_WORK ITEM_. Skip every line before the one containing "- bronze: E", then copy that line and the rest of the entries below exactly, through the last line.
Segment Start: SOURCE DATA
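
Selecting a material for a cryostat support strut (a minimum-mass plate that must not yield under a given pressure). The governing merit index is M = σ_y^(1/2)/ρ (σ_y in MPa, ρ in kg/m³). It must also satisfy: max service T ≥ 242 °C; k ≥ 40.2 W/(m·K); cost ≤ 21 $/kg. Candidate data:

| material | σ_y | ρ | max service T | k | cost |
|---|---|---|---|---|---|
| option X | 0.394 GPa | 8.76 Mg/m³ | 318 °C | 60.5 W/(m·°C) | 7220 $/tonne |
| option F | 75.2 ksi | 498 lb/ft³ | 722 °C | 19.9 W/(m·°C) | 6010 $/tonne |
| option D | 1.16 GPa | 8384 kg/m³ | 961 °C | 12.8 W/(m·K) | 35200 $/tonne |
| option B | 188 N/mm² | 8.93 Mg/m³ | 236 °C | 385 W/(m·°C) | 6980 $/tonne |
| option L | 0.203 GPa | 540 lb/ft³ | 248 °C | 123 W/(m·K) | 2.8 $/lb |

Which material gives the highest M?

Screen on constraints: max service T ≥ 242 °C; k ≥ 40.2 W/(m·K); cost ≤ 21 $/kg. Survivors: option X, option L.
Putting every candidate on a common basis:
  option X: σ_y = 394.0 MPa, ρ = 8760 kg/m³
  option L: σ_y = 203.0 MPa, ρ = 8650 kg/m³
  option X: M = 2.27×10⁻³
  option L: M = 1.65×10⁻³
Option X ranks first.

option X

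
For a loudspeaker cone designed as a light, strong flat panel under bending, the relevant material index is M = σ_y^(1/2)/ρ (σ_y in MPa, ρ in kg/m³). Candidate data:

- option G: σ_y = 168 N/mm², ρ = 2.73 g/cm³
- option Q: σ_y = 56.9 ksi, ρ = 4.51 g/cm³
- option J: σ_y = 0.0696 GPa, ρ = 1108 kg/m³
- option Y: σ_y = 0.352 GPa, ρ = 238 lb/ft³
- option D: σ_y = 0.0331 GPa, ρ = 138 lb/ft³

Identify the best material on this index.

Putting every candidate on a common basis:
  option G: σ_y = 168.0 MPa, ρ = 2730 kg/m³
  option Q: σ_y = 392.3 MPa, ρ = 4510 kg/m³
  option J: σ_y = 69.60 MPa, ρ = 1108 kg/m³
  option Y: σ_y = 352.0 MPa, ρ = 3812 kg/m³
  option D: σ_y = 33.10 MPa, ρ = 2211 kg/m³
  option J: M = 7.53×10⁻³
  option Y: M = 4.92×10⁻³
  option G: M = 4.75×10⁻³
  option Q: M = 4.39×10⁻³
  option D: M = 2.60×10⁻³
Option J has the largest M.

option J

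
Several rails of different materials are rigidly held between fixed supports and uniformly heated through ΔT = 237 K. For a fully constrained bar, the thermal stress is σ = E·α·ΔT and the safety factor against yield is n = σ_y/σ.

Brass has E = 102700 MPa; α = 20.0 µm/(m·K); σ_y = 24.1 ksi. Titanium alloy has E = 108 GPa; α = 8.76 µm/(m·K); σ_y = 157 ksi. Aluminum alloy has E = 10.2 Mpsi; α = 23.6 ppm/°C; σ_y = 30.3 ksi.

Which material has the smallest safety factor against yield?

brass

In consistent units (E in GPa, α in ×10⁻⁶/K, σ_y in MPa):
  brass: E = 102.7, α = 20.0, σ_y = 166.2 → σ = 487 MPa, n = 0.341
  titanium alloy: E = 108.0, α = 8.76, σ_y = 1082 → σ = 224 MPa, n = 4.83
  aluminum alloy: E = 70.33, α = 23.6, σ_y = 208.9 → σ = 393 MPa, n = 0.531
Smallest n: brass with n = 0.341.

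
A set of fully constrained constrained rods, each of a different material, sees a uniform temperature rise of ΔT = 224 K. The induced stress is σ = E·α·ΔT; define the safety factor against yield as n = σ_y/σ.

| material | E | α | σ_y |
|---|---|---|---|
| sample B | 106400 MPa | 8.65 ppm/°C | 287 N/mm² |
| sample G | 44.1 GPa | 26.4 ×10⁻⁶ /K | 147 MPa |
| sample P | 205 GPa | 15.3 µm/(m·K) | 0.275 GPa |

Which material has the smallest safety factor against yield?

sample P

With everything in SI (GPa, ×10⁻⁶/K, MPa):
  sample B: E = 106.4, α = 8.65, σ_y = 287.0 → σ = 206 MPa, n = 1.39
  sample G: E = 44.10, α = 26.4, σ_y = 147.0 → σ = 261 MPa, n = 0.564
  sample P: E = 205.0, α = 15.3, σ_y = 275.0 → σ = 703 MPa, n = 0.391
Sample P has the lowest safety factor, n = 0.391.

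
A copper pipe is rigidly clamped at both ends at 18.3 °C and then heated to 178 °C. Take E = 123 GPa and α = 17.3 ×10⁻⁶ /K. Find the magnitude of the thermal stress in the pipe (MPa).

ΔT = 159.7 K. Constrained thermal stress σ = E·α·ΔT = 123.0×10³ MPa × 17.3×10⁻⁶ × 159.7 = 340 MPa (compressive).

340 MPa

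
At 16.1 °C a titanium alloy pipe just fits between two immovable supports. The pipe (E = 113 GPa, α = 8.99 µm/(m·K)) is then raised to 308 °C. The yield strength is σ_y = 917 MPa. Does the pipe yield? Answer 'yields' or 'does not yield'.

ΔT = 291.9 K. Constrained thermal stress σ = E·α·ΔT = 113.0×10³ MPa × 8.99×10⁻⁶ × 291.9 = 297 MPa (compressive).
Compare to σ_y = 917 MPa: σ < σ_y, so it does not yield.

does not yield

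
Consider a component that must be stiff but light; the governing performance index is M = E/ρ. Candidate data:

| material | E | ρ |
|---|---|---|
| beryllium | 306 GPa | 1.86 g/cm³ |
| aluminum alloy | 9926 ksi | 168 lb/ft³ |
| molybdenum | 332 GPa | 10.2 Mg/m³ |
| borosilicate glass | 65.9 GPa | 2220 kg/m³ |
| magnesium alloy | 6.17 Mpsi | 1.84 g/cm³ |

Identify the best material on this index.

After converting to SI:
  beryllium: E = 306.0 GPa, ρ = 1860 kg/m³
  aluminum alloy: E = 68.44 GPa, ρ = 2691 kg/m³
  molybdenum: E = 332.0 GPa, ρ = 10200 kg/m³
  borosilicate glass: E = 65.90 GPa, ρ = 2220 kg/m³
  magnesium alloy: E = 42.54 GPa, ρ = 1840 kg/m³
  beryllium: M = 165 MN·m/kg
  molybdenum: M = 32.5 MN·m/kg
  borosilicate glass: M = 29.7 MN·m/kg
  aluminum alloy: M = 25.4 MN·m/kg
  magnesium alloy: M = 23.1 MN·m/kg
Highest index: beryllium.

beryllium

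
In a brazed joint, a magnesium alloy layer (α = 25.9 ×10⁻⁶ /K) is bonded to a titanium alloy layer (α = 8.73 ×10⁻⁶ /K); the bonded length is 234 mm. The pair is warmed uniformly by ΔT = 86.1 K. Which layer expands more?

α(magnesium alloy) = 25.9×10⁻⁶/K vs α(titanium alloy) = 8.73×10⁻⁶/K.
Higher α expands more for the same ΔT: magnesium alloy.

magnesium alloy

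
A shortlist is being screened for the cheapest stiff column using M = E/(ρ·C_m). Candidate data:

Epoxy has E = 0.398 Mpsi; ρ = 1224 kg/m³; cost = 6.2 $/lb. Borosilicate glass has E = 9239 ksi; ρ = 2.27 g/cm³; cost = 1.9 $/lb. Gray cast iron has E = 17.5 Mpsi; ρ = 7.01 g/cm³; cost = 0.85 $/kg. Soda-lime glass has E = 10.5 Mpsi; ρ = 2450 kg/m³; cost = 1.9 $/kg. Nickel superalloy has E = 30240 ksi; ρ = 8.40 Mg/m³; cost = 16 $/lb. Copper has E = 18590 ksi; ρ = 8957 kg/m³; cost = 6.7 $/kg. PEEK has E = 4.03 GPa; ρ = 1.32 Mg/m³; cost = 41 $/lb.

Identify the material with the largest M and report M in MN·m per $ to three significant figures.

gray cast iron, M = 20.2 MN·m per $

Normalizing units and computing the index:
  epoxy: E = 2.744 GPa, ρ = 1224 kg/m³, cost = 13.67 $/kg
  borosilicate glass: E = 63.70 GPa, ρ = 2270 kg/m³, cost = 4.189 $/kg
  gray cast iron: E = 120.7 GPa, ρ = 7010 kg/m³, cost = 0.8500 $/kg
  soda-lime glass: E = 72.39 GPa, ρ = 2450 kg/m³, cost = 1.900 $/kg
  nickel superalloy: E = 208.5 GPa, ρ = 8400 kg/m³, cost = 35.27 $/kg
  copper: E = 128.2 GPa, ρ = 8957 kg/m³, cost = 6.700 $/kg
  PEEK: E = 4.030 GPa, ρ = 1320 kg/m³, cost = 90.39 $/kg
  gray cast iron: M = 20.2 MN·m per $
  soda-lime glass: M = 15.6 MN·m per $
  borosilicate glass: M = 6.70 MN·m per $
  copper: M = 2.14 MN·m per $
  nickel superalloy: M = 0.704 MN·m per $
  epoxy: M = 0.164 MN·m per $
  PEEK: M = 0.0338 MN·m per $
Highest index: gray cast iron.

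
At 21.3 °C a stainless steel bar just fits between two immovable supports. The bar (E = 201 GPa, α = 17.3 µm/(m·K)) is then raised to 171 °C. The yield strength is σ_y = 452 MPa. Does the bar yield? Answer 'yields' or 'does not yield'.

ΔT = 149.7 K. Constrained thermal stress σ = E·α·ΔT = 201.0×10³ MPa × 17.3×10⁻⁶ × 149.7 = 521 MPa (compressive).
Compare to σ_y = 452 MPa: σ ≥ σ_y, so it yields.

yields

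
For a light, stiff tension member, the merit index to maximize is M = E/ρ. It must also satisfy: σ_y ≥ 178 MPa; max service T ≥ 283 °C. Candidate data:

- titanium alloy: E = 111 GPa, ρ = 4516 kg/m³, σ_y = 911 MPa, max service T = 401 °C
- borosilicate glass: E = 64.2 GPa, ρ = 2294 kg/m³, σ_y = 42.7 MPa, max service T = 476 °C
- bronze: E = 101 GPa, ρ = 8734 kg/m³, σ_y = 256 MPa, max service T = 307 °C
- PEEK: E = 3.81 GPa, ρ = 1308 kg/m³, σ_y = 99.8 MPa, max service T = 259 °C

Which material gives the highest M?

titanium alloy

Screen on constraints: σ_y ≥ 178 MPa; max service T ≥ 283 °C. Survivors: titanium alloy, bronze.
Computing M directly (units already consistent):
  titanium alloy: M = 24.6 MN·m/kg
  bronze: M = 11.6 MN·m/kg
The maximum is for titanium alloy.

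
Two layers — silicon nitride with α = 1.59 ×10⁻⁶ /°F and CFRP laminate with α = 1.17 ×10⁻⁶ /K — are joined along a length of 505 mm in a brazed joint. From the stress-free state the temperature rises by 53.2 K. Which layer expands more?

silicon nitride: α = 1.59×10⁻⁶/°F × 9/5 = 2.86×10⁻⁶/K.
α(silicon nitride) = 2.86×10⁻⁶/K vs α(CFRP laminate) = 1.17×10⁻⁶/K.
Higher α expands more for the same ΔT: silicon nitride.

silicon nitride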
Segment End: SOURCE DATA
_SOLUTION FOR THIS EXERCISE_.
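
- bronze: E = 101 GPa, ρ = 8734 kg/m³, σ_y = 256 MPa, max service T = 307 °C
- PEEK: E = 3.81 GPa, ρ = 1308 kg/m³, σ_y = 99.8 MPa, max service T = 259 °C

Which material gives the highest M?

titanium alloy

Screen on constraints: σ_y ≥ 178 MPa; max service T ≥ 283 °C. Survivors: titanium alloy, bronze.
Computing M directly (units already consistent):
  titanium alloy: M = 24.6 MN·m/kg
  bronze: M = 11.6 MN·m/kg
The maximum is for titanium alloy.

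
Two layers — silicon nitride with α = 1.59 ×10⁻⁶ /°F and CFRP laminate with α = 1.17 ×10⁻⁶ /K — are joined along a length of 505 mm in a brazed joint. From the stress-free state the temperature rises by 53.2 K. Which layer expands more?

silicon nitride: α = 1.59×10⁻⁶/°F × 9/5 = 2.86×10⁻⁶/K.
α(silicon nitride) = 2.86×10⁻⁶/K vs α(CFRP laminate) = 1.17×10⁻⁶/K.
Higher α expands more for the same ΔT: silicon nitride.

silicon nitride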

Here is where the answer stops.